> WHAT TO WORK ON: Print all entries word for word.
[[ EXERCISE DATA open ]]
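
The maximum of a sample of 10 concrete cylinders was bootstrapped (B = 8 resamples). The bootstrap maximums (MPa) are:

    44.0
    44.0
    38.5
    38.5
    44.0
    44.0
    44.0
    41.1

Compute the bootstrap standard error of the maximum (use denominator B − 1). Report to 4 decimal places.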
[[ EXERCISE DATA closed ]]
> ANSWER SPACE:
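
The maximum of a sample of 10 concrete cylinders was bootstrapped (B = 8 resamples). The bootstrap maximums (MPa) are:

    44.0
    44.0
    38.5
    38.5
    44.0
    44.0
    44.0
    41.1

Compute the bootstrap standard error of the maximum (use denominator B − 1). Report to 4 decimal places.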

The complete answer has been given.